### DATA SUPPLIED

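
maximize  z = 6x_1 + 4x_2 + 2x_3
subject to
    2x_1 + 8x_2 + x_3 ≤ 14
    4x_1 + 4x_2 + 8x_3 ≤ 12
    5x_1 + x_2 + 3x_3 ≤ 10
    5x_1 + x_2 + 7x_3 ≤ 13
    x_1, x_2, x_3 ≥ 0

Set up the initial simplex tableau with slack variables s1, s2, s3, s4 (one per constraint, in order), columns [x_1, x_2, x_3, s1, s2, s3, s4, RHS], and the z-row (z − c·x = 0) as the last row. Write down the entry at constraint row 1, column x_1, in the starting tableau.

2

Constraint 1 has coefficient 2 on x_1.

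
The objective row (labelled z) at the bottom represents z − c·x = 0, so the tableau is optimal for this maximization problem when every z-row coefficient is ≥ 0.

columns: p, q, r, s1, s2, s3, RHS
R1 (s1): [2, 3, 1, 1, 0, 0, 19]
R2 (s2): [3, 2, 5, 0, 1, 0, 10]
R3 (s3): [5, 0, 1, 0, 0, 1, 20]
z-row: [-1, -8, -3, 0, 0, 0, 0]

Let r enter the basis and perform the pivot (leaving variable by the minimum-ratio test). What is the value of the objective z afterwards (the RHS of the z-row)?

Ratio test on column r — row 1: 19/1 = 19; row 2: 10/5 = 2; row 3: 20/1 = 20. Minimum is 2 at row 2 (s2 leaves); pivot element 5.
Pivot on row 2; the z-row RHS becomes 0 − (-3)·2 = 6.

6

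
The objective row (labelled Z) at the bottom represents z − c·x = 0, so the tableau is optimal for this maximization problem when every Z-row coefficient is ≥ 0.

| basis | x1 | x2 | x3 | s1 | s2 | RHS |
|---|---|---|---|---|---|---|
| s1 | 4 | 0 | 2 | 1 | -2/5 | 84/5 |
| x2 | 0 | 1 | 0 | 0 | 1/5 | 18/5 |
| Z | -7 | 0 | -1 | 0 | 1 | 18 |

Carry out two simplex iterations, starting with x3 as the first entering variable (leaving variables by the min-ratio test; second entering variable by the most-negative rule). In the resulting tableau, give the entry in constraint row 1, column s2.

-1/10

Ratio test on column x3 — row 1: (84/5)/2 = 42/5; row 2: entry 0 ≤ 0. Minimum is 42/5 at row 1 (s1 leaves); pivot element 2.
Divide row 1 by 2; eliminate column x3 from the other rows.
Second iteration: most negative Z-row entry is -5 in column x1, so x1 enters.
Ratio test on column x1 — row 1: (42/5)/2 = 21/5; row 2: entry 0 ≤ 0. Minimum is 21/5 at row 1 (x3 leaves); pivot element 2.
Divide row 1 by 2; eliminate column x1 from the other rows.
After both pivots, the entry at constraint row 1, column s2 is -1/10.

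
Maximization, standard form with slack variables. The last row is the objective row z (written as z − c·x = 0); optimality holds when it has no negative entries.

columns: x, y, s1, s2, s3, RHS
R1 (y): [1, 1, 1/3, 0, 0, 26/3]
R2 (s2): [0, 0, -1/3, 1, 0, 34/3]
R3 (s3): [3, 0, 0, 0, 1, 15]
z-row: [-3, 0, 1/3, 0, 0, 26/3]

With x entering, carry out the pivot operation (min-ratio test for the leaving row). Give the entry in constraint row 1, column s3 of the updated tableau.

-1/3

Ratio test on column x — row 1: (26/3)/1 = 26/3; row 2: entry 0 ≤ 0; row 3: 15/3 = 5. Minimum is 5 at row 3 (s3 leaves); pivot element 3.
Divide row 3 by 3; eliminate column x from the other rows.
Row 1 update in column s3: 0 − 1·(1/3) = -1/3.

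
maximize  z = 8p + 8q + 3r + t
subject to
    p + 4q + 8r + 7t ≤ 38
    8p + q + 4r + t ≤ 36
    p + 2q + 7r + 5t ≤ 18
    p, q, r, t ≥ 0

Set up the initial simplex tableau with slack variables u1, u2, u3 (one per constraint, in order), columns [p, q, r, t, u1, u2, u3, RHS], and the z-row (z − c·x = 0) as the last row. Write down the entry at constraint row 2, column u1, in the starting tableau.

0

Slack u1 belongs to constraint 1; its column is the unit vector e_1, so the entry in row 2 is 0.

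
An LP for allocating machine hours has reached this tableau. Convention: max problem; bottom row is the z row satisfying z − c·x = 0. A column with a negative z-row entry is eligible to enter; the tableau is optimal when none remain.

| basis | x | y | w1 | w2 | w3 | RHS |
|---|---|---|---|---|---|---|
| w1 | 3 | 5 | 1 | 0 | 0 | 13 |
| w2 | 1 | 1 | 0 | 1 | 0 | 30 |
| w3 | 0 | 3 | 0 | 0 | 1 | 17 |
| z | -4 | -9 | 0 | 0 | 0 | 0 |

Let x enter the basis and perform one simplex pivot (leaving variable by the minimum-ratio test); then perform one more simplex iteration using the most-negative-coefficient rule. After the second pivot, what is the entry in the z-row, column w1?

Ratio test on column x — row 1: 13/3 = 13/3; row 2: 30/1 = 30; row 3: entry 0 ≤ 0. Minimum is 13/3 at row 1 (w1 leaves); pivot element 3.
Divide row 1 by 3; eliminate column x from the other rows.
Second iteration: most negative z-row entry is -7/3 in column y, so y enters.
Ratio test on column y — row 1: (13/3)/(5/3) = 13/5; row 2: entry -2/3 ≤ 0; row 3: 17/3 = 17/3. Minimum is 13/5 at row 1 (x leaves); pivot element 5/3.
Divide row 1 by 5/3; eliminate column y from the other rows.
After both pivots, the entry at the z-row, column w1 is 9/5.

9/5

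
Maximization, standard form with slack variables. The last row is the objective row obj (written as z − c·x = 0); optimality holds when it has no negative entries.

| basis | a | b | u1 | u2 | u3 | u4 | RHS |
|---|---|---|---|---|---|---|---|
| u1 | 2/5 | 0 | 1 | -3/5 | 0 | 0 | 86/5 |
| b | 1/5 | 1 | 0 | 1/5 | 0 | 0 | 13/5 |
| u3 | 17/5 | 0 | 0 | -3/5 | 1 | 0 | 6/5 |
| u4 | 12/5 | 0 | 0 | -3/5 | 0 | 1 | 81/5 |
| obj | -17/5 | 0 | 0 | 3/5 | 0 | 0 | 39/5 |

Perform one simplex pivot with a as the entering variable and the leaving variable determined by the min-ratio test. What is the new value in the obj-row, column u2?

Ratio test on column a — row 1: (86/5)/(2/5) = 43; row 2: (13/5)/(1/5) = 13; row 3: (6/5)/(17/5) = 6/17; row 4: (81/5)/(12/5) = 27/4. Minimum is 6/17 at row 3 (u3 leaves); pivot element 17/5.
Divide row 3 by 17/5; eliminate column a from the other rows.
obj-row update in column u2: 3/5 − (-17/5)·(-3/17) = 0.

0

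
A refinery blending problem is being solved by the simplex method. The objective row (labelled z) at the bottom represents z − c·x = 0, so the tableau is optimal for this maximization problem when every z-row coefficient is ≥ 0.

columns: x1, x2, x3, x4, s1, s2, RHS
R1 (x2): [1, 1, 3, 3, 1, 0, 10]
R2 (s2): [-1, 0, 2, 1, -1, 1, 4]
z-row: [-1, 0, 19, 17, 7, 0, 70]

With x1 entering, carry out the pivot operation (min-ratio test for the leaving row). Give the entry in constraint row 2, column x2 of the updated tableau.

1

Ratio test on column x1 — row 1: 10/1 = 10; row 2: entry -1 ≤ 0. Minimum is 10 at row 1 (x2 leaves); pivot element 1.
Divide row 1 by 1; eliminate column x1 from the other rows.
Row 2 update in column x2: 0 − (-1)·1 = 1.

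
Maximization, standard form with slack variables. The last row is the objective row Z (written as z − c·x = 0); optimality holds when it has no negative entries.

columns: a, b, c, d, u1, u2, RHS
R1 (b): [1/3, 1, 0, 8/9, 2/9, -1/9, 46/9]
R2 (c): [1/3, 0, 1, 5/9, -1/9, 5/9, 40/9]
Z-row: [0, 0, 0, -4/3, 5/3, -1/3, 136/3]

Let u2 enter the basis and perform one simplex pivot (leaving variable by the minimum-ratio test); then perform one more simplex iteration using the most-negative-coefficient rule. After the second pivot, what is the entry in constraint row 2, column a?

Ratio test on column u2 — row 1: entry -1/9 ≤ 0; row 2: (40/9)/(5/9) = 8. Minimum is 8 at row 2 (c leaves); pivot element 5/9.
Divide row 2 by 5/9; eliminate column u2 from the other rows.
Second iteration: most negative Z-row entry is -1 in column d, so d enters.
Ratio test on column d — row 1: 6/1 = 6; row 2: 8/1 = 8. Minimum is 6 at row 1 (b leaves); pivot element 1.
Divide row 1 by 1; eliminate column d from the other rows.
After both pivots, the entry at constraint row 2, column a is 1/5.

1/5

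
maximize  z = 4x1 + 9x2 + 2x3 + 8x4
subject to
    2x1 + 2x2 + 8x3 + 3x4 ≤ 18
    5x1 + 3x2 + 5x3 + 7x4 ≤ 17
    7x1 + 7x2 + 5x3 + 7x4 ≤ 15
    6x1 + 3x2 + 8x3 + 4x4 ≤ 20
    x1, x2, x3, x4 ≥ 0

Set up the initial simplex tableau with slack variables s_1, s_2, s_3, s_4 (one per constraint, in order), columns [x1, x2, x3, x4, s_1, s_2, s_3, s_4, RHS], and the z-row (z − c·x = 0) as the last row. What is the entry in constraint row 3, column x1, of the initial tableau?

Constraint 3 has coefficient 7 on x1.

7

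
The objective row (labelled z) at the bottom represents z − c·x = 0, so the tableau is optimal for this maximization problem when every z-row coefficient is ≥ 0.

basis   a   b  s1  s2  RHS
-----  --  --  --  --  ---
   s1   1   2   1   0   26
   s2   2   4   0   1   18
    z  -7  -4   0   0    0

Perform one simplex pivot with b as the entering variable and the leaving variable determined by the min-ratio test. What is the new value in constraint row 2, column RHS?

9/2

Ratio test on column b — row 1: 26/2 = 13; row 2: 18/4 = 9/2. Minimum is 9/2 at row 2 (s2 leaves); pivot element 4.
Divide row 2 by 4; eliminate column b from the other rows.
In the new row 2, the RHS entry is the old entry divided by the pivot: 18/4 = 9/2.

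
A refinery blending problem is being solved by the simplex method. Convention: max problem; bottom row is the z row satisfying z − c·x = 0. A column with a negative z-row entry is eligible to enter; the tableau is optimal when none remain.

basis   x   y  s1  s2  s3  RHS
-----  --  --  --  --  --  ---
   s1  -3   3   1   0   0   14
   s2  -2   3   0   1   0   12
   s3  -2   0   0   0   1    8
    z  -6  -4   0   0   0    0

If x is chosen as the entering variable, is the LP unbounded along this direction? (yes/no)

Every constraint-row entry in column x is ≤ 0, so increasing x is unbounded.

yes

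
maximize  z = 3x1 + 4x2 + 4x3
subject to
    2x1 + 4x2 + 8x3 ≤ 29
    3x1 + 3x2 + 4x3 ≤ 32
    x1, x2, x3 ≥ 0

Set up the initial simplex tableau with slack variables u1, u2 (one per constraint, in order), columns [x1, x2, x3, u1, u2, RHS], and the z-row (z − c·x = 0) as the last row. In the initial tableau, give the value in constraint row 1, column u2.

Slack u2 belongs to constraint 2; its column is the unit vector e_2, so the entry in row 1 is 0.

0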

######

▶ **TASK REQUIREMENTS**
The required output is the entries from their opening line through the line holding "-1 | 0 | 1 | 18 |", repeated exactly, with both end lines kept.

▶ **EXERCISE RESULT**
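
maximize  z = 6x_1 + 4x_2 + 2x_3
subject to
    2x_1 + 8x_2 + x_3 ≤ 14
    4x_1 + 4x_2 + 8x_3 ≤ 12
    5x_1 + x_2 + 3x_3 ≤ 10
    5x_1 + x_2 + 7x_3 ≤ 13
    x_1, x_2, x_3 ≥ 0

Set up the initial simplex tableau with slack variables s1, s2, s3, s4 (one per constraint, in order), columns [x_1, x_2, x_3, s1, s2, s3, s4, RHS], and the z-row (z − c·x = 0) as the last row. Write down the entry at constraint row 1, column x_1, in the starting tableau.

2

Constraint 1 has coefficient 2 on x_1.

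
The objective row (labelled z) at the bottom represents z − c·x = 0, so the tableau is optimal for this maximization problem when every z-row coefficient is ≥ 0.

columns: p, q, r, s1, s2, s3, RHS
R1 (s1): [2, 3, 1, 1, 0, 0, 19]
R2 (s2): [3, 2, 5, 0, 1, 0, 10]
R3 (s3): [5, 0, 1, 0, 0, 1, 20]
z-row: [-1, -8, -3, 0, 0, 0, 0]

Let r enter the basis and perform the pivot (leaving variable by the minimum-ratio test). What is the value of the objective z afterwards (the RHS of the z-row)?

Ratio test on column r — row 1: 19/1 = 19; row 2: 10/5 = 2; row 3: 20/1 = 20. Minimum is 2 at row 2 (s2 leaves); pivot element 5.
Pivot on row 2; the z-row RHS becomes 0 − (-3)·2 = 6.

6

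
The objective row (labelled Z) at the bottom represents z − c·x = 0, so the tableau is optimal for this maximization problem when every Z-row coefficient is ≥ 0.

| basis | x1 | x2 | x3 | s1 | s2 | RHS |
|---|---|---|---|---|---|---|
| s1 | 4 | 0 | 2 | 1 | -2/5 | 84/5 |
| x2 | 0 | 1 | 0 | 0 | 1/5 | 18/5 |
| Z | -7 | 0 | -1 | 0 | 1 | 18 |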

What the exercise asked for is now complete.